*What the exercise asks*:
Restate word for word the lines that begin the listing and end with the line holding "Here the rotation".

*Materials provided*:
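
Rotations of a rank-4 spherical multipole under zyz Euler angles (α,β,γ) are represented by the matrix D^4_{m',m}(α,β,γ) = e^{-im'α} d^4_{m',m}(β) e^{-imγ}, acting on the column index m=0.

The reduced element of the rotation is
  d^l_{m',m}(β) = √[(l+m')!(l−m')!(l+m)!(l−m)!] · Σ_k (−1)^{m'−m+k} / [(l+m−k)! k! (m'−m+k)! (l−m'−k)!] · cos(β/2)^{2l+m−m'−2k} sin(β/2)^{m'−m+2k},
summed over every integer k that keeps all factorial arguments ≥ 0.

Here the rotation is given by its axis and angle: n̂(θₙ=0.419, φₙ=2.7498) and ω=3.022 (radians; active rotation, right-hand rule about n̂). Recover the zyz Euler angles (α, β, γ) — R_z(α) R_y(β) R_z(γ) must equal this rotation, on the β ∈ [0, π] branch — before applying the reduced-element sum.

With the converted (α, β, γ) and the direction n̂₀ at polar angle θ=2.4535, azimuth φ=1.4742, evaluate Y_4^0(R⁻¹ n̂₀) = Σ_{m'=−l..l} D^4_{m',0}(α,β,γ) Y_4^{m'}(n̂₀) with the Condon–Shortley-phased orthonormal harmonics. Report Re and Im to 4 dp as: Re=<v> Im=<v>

Axis–angle → zyz. n̂ = (sinθₙcosφₙ, sinθₙsinφₙ, cosθₙ) = (-0.376019, +0.155353, +0.913496), ω = 3.0220.
R = I cosω + sinω [n̂]ₓ + (1−cosω) n̂n̂ᵀ gives
  R = [-0.711087, -0.225401, -0.665995; -0.007427, -0.944761, +0.327677; -0.703065, +0.237953, +0.670133]
β = atan2(√(R₁₃²+R₂₃²), R₃₃) = 0.836408; α = atan2(R₂₃, R₁₃) mod 2π = 2.684357; γ = atan2(R₃₂, −R₃₁) mod 2π = 0.326349
Need the full column D^4_{m',0} for m'=−4..4 at α=2.6844, β=0.8364, γ=0.3263.
cos(β/2)=0.913820, sin(β/2)=0.406120
d^4_{-4,0}: single k=4 term ⇒ +0.158712;  D = -0.040517-0.153453i
d^4_{-3,0}: k∈[3..4] ⇒ +0.505045 -0.099751 = +0.405294;  D = -0.080157+0.397288i
d^4_{-2,0}: k∈[2..4] ⇒ +0.911157 -0.479899 +0.035544 = +0.466802;  D = +0.284847-0.369820i
d^4_{-1,0}: k∈[1..4] ⇒ +0.966481 -1.145334 +0.226214 -0.007447 = +0.039914;  D = -0.035814+0.017621i
d^4_{0,0}: k∈[0..4] ⇒ +0.486278 -1.536710 +0.682908 -0.059947 +0.000740 = -0.426732;  D = -0.426732+0.000000i
d^4_{1,0}: k∈[0..3] ⇒ -0.966481 +1.145334 -0.226214 +0.007447 = -0.039914;  D = +0.035814+0.017621i
d^4_{2,0}: k∈[0..2] ⇒ +0.911157 -0.479899 +0.035544 = +0.466802;  D = +0.284847+0.369820i
d^4_{3,0}: k∈[0..1] ⇒ -0.505045 +0.099751 = -0.405294;  D = +0.080157+0.397288i
d^4_{4,0}: single k=0 term ⇒ +0.158712;  D = -0.040517+0.153453i
Y_4^{m'}(θ=2.4535,φ=1.4742) and Σ D·Y over m':
  (-0.0405-0.1535i)·(+0.0667+0.0271i)  (-0.0802+0.3973i)·(+0.0708-0.2373i)  (+0.2848-0.3698i)·(-0.4206-0.0823i)  (-0.0358+0.0176i)·(-0.0263+0.2718i)  (-0.4267+0.0000i)·(-0.2580+0.0000i)  (+0.0358+0.0176i)·(+0.0263+0.2718i)  (+0.2848+0.3698i)·(-0.4206+0.0823i)  (+0.0802+0.3973i)·(-0.0708-0.2373i)  (-0.0405+0.1535i)·(+0.0667-0.0271i)
Y_4^0(R⁻¹ n̂) = -0.017933+0.000000i

Re=-0.0179 Im=0.0000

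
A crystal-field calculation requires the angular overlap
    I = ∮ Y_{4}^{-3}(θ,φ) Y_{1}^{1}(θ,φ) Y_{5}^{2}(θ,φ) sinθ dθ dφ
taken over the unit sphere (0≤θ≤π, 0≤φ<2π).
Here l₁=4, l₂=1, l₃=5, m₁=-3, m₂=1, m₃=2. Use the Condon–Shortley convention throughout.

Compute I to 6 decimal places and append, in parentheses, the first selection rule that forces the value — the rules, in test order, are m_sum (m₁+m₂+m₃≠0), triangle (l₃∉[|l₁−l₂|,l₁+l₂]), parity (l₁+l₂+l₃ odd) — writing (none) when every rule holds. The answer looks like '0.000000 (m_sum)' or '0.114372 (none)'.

m-sum 0 ✓  L=10 even ✓  3≤5≤5 ✓
Π(2lᵢ+1) = 9×3×11 = 297
triangle coeff Δ(4,1,5) = 1/495
Σ_t [0,0]: t=0:+1/576 = 1/576
(3j)²=5/99 [(4 1 5; 0 0 0)], sign=-1
Σ_t [0,0]: t=0:+1/10080 = 1/10080
(3j)²=1/165 [(4 1 5; -3 1 2)], sign=-1
⇒ 4πI² = 1/11
I = (+1)√(1/11/(4π)) = 0.08505478
No selection rule forces the value: the integral is nonzero (none).

0.085055 (none)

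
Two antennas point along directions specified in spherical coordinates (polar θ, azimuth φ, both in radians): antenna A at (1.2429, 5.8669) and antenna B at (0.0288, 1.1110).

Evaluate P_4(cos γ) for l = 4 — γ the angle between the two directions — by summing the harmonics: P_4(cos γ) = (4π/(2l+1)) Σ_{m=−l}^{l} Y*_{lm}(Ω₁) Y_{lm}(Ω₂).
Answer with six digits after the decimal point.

Summing Y*_{l m}(θ₁,φ₁)·Y_{l m}(θ₂,φ₂) over m ∈ [−4, 4]; prefactor 4π/(2·4+1) = 1.396263:
  m=-4: Y*=(-0.033490, -0.353915)  Y=(-0.000000, 0.000000)  product (0.000000, 0.000000)
  m=-3: Y*=(0.108226, -0.324472)  Y=(-0.000029, 0.000006)  product (-0.000001, 0.000010)
  m=-2: Y*=(-0.055282, 0.060760)  Y=(-0.001008, -0.001322)  product (0.000136, 0.000012)
  m=-1: Y*=(-0.299989, 0.132633)  Y=(0.024137, -0.048742)  product (-0.000776, 0.017823)
  m=+0: Y*=(0.028031, -0.000000)  Y=(0.842778, 0.000000)  product (0.023624, 0.000000)
  m=+1: Y*=(0.299989, 0.132633)  Y=(-0.024137, -0.048742)  product (-0.000776, -0.017823)
  m=+2: Y*=(-0.055282, -0.060760)  Y=(-0.001008, 0.001322)  product (0.000136, -0.000012)
  m=+3: Y*=(-0.108226, -0.324472)  Y=(0.000029, 0.000006)  product (-0.000001, -0.000010)
  m=+4: Y*=(-0.033490, 0.353915)  Y=(-0.000000, -0.000000)  product (0.000000, -0.000000)
Σ over m = (0.022342, -0.000000); ×(4π/9) → (0.031195, -0.000000). Real part: 0.031195

0.031195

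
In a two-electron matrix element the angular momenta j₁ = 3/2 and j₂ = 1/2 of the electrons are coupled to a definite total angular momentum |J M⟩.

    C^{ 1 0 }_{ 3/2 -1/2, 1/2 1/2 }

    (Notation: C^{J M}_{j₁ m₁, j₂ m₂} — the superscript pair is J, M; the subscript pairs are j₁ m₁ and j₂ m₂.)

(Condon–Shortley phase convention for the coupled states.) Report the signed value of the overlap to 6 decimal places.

j₁+j₂−J=1  J+j₁−j₂=2  J−j₁+j₂=0  j₁+j₂+J+1=4
(j₁±m₁, j₂±m₂, J±M) = (1,2,1,0,1,1)
P² = 1/2
sum k=1..1:
  [1] −1/1 = -1
S = -1
C² = P²·S² = 1/2 ; C = -0.707107

-0.707107  (= −√(1/2))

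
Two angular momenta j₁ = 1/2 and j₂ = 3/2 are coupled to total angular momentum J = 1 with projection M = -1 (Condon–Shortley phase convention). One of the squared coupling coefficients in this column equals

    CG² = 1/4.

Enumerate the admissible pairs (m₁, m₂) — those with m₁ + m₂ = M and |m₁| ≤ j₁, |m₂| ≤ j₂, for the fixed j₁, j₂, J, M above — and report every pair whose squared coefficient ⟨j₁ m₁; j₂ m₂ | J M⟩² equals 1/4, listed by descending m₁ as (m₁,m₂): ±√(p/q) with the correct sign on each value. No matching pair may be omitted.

Admissible pairs with m₁+m₂ = M = -1: (-1/2,-1/2), (1/2,-3/2)
  (m₁,m₂)=(1/2,-3/2): CG² = 3/4, CG = +√(3/4)
  (m₁,m₂)=(-1/2,-1/2): CG² = 1/4, CG = −√(1/4)   ← matches the target
Pairs with CG² = 1/4: (-1/2,-1/2): −√(1/4)

(-1/2,-1/2): −√(1/4)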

*Output for this task*:
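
Rotations of a rank-4 spherical multipole under zyz Euler angles (α,β,γ) are represented by the matrix D^4_{m',m}(α,β,γ) = e^{-im'α} d^4_{m',m}(β) e^{-imγ}, acting on the column index m=0.

The reduced element of the rotation is
  d^l_{m',m}(β) = √[(l+m')!(l−m')!(l+m)!(l−m)!] · Σ_k (−1)^{m'−m+k} / [(l+m−k)! k! (m'−m+k)! (l−m'−k)!] · cos(β/2)^{2l+m−m'−2k} sin(β/2)^{m'−m+2k},
summed over every integer k that keeps all factorial arguments ≥ 0.

Here the rotation is given by its axis and angle: n̂(θₙ=0.419, φₙ=2.7498) and ω=3.022 (radians; active rotation, right-hand rule about n̂). Recover the zyz Euler angles (α, β, γ) — R_z(α) R_y(β) R_z(γ) must equal this rotation, on the β ∈ [0, π] branch — before applying the reduced-element sum.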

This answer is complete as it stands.